- [EXERCISE DIRECTIONS]
In the material below, find every line containing the string "lexical" and return it.

- [SOURCE INFORMATION]
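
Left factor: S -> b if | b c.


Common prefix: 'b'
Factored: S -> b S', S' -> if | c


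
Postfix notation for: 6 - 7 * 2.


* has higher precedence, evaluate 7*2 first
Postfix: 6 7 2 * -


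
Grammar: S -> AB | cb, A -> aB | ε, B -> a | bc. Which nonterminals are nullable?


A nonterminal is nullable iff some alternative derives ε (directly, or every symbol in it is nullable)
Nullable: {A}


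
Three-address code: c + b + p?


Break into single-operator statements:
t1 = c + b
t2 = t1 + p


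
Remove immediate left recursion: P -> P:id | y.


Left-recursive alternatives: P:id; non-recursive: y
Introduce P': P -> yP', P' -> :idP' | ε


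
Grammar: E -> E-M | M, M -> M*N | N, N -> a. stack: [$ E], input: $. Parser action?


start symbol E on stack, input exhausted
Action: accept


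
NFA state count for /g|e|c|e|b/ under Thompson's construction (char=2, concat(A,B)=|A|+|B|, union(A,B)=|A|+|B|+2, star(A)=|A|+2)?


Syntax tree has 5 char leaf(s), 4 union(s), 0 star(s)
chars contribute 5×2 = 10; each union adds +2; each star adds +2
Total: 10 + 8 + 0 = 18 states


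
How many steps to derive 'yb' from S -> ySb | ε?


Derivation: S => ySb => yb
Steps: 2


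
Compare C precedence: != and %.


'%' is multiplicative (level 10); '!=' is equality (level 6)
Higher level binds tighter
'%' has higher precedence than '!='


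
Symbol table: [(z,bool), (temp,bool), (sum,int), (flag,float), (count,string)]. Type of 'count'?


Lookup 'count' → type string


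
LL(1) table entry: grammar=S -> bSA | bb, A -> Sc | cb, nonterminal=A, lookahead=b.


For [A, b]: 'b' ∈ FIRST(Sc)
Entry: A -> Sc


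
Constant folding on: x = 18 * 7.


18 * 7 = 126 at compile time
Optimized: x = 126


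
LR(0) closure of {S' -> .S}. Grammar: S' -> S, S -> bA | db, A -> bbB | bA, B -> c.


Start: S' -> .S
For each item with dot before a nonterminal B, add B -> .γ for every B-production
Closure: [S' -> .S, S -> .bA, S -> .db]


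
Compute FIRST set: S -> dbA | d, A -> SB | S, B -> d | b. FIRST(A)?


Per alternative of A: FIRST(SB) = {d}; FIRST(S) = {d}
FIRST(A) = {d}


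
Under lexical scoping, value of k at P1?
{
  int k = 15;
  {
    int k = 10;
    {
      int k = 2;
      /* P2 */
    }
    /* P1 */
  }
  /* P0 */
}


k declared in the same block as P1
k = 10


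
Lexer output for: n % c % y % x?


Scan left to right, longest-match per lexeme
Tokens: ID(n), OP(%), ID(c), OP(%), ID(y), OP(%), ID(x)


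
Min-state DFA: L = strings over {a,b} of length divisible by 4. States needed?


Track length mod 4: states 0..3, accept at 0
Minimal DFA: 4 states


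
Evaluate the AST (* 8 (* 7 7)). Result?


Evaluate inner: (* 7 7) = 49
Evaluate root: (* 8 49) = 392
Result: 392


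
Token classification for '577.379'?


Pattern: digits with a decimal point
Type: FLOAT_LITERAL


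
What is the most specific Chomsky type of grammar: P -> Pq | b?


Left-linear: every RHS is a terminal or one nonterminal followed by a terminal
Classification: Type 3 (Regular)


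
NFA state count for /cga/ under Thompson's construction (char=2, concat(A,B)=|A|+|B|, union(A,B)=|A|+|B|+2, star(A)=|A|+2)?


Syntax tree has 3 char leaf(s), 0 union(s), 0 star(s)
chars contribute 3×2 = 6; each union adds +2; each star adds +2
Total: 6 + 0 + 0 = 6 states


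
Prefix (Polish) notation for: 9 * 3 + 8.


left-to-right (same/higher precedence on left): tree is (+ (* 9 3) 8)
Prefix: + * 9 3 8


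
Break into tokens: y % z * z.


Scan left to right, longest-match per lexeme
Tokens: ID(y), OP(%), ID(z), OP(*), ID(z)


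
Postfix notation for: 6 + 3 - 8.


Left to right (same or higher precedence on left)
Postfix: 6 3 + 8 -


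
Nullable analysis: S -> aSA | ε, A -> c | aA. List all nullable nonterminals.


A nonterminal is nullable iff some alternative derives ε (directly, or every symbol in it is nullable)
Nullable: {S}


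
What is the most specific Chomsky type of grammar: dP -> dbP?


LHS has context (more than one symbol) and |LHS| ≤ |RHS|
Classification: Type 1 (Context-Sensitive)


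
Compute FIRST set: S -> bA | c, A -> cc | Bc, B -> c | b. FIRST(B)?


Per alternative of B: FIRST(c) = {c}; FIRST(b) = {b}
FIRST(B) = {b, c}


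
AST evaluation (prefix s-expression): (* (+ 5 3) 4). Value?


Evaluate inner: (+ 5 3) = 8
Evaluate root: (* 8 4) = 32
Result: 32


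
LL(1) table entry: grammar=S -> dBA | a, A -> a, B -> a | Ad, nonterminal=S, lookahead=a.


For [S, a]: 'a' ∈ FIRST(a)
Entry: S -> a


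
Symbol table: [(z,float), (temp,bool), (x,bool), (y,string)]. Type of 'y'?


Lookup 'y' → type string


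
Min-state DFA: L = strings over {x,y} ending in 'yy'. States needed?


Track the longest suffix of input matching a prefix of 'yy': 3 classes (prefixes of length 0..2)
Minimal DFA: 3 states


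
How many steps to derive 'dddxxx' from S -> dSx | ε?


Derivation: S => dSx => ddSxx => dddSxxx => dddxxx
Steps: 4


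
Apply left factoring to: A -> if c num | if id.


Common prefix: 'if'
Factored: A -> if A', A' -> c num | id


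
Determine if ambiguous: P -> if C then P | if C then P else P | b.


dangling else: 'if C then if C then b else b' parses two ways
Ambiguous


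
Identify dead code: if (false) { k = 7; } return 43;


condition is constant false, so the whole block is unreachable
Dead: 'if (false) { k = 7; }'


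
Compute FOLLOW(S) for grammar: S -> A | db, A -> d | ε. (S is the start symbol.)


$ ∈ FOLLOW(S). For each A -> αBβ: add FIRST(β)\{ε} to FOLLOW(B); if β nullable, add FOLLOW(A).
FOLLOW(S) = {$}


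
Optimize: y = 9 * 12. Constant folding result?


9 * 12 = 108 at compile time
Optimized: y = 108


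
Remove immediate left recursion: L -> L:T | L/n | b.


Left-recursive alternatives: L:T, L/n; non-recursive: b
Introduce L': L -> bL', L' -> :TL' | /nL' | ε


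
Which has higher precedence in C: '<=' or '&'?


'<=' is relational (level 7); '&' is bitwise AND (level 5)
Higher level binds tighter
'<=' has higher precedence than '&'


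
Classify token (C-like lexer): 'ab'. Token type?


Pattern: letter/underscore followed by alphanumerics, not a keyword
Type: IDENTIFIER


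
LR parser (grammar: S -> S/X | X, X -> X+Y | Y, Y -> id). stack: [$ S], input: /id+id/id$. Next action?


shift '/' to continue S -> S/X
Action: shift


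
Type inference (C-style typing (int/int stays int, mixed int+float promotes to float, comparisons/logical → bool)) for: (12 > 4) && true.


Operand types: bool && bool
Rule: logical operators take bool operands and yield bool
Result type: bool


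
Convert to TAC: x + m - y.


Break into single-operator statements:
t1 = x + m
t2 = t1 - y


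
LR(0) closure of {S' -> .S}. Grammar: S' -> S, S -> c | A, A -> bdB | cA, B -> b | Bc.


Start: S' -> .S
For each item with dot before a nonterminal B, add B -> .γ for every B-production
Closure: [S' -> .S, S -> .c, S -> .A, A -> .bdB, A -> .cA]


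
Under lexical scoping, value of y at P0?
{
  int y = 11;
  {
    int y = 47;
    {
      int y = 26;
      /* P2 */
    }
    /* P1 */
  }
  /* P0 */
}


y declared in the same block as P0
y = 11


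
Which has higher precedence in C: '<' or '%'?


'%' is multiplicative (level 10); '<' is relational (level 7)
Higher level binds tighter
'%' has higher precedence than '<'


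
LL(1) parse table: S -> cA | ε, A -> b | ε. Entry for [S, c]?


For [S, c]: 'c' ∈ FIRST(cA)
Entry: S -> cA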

- [OUTPUT OF THE TASK]
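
Under lexical scoping, value of k at P1?
Under lexical scoping, value of y at P0?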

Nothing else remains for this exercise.